__Assignment__.
Copy out the line bearing "G3: [15, 18, 20, 24, 25]" and all the lines after it, to the very end of the material below, exactly as written.

[[ Records to process open ]]

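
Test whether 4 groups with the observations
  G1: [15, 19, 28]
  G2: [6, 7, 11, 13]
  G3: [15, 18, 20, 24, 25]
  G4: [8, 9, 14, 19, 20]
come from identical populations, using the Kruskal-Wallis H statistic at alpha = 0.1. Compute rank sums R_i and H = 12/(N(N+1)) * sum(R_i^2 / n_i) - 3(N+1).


Step 1: Combine all N = 17 observations and assign midranks.
sorted (value, group, rank): (6,G2,1), (7,G2,2), (8,G4,3), (9,G4,4), (11,G2,5), (13,G2,6), (14,G4,7), (15,G1,8.5), (15,G3,8.5), (18,G3,10), (19,G1,11.5), (19,G4,11.5), (20,G3,13.5), (20,G4,13.5), (24,G3,15), (25,G3,16), (28,G1,17)
Step 2: Sum ranks within each group.
R_1 = 37 (n_1 = 3)
R_2 = 14 (n_2 = 4)
R_3 = 63 (n_3 = 5)
R_4 = 39 (n_4 = 5)
Step 3: H = 12/(N(N+1)) * sum(R_i^2/n_i) - 3(N+1)
     = 12/(17*18) * (37^2/3 + 14^2/4 + 63^2/5 + 39^2/5) - 3*18
     = 0.039216 * 1603.33 - 54
     = 8.875817.
Step 4: Ties present; correction factor C = 1 - 18/(17^3 - 17) = 0.996324. Corrected H = 8.875817 / 0.996324 = 8.908569.
Step 5: Under H0, H ~ chi^2(3); p-value = 0.030532.
Step 6: alpha = 0.1. reject H0.

H = 8.9086, df = 3, p = 0.030532, reject H0.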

[[ Records to process closed ]]

__Answer area__.
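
  G3: [15, 18, 20, 24, 25]
  G4: [8, 9, 14, 19, 20]
come from identical populations, using the Kruskal-Wallis H statistic at alpha = 0.1. Compute rank sums R_i and H = 12/(N(N+1)) * sum(R_i^2 / n_i) - 3(N+1).


Step 1: Combine all N = 17 observations and assign midranks.
sorted (value, group, rank): (6,G2,1), (7,G2,2), (8,G4,3), (9,G4,4), (11,G2,5), (13,G2,6), (14,G4,7), (15,G1,8.5), (15,G3,8.5), (18,G3,10), (19,G1,11.5), (19,G4,11.5), (20,G3,13.5), (20,G4,13.5), (24,G3,15), (25,G3,16), (28,G1,17)
Step 2: Sum ranks within each group.
R_1 = 37 (n_1 = 3)
R_2 = 14 (n_2 = 4)
R_3 = 63 (n_3 = 5)
R_4 = 39 (n_4 = 5)
Step 3: H = 12/(N(N+1)) * sum(R_i^2/n_i) - 3(N+1)
     = 12/(17*18) * (37^2/3 + 14^2/4 + 63^2/5 + 39^2/5) - 3*18
     = 0.039216 * 1603.33 - 54
     = 8.875817.
Step 4: Ties present; correction factor C = 1 - 18/(17^3 - 17) = 0.996324. Corrected H = 8.875817 / 0.996324 = 8.908569.
Step 5: Under H0, H ~ chi^2(3); p-value = 0.030532.
Step 6: alpha = 0.1. reject H0.

H = 8.9086, df = 3, p = 0.030532, reject H0.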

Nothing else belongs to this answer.